■ **WHAT TO WORK ON**: In the listing that follows, the range to quote begins at the line that has "A group consists of 7 pitchers" and ends after the line that has "A group consists of 8"; quote it verbatim and add nothing.

■ **GIVEN RECORDS**:
##########

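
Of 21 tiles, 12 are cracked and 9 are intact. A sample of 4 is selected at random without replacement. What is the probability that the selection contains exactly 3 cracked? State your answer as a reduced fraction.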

##########

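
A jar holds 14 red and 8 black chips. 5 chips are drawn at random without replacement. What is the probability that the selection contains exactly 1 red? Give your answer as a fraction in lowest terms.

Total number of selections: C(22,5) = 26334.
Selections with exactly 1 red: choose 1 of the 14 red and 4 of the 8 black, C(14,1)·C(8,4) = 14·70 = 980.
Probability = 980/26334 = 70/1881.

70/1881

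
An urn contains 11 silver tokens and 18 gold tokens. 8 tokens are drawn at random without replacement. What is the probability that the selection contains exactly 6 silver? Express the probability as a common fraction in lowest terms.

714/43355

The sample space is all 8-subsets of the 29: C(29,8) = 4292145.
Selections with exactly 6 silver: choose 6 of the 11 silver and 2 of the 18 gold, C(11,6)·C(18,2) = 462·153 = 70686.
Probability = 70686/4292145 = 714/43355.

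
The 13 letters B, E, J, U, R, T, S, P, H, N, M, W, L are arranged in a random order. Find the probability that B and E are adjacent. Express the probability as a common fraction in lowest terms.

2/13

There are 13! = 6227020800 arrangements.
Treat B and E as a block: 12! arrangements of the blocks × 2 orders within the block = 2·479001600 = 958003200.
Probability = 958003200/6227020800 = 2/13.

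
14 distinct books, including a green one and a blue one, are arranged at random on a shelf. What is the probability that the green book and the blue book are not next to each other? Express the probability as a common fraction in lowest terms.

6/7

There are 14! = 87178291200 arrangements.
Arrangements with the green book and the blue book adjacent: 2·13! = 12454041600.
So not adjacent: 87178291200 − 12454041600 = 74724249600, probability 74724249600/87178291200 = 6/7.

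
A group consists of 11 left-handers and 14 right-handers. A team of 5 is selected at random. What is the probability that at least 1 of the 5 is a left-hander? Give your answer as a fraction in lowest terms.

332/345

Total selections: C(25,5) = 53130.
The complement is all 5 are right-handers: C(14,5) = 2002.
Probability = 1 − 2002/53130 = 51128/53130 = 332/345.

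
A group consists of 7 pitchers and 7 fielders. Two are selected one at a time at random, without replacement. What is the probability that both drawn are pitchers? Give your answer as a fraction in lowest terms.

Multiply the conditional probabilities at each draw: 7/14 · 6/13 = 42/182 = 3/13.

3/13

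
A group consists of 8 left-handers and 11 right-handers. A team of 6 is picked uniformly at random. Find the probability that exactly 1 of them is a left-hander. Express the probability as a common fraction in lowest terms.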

##########

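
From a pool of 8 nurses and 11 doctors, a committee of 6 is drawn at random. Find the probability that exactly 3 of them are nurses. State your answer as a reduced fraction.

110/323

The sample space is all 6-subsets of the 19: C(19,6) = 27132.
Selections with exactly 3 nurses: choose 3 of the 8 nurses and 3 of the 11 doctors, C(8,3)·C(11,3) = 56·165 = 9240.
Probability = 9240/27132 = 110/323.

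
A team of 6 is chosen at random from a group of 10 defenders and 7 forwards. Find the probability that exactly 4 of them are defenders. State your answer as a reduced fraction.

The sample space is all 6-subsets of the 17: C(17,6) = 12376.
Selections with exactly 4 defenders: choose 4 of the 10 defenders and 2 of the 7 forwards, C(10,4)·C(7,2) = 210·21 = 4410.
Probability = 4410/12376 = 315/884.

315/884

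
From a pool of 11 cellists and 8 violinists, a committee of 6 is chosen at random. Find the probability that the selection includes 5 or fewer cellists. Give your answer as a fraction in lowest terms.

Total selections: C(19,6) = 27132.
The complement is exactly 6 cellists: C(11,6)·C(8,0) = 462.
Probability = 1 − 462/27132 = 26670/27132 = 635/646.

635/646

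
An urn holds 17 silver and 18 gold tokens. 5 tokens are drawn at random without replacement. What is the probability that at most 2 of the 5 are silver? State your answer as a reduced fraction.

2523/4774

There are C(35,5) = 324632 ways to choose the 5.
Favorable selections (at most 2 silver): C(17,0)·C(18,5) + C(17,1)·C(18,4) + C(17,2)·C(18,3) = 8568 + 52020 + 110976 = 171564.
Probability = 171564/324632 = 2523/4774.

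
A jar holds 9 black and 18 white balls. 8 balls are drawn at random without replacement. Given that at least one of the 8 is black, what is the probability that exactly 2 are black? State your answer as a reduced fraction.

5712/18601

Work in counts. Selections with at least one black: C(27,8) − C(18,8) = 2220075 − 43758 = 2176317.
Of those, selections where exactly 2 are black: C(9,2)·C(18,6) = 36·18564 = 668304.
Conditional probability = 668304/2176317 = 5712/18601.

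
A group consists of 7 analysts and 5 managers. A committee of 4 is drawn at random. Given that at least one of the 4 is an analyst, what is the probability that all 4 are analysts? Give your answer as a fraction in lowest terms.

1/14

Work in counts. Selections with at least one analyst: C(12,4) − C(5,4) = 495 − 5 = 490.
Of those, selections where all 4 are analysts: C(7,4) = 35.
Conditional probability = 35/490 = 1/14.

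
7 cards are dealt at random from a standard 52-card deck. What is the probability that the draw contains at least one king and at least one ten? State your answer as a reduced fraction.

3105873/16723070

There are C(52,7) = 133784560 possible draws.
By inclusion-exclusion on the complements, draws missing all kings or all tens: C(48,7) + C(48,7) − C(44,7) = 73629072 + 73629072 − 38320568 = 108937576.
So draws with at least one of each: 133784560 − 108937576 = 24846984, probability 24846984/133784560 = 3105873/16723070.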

##########

■ **RESULT OF THIS EXERCISE**:
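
A group consists of 7 pitchers and 7 fielders. Two are selected one at a time at random, without replacement. What is the probability that both drawn are pitchers? Give your answer as a fraction in lowest terms.

Multiply the conditional probabilities at each draw: 7/14 · 6/13 = 42/182 = 3/13.

3/13

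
A group consists of 8 left-handers and 11 right-handers. A team of 6 is picked uniformly at random. Find the probability that exactly 1 of them is a left-hander. Express the probability as a common fraction in lowest terms.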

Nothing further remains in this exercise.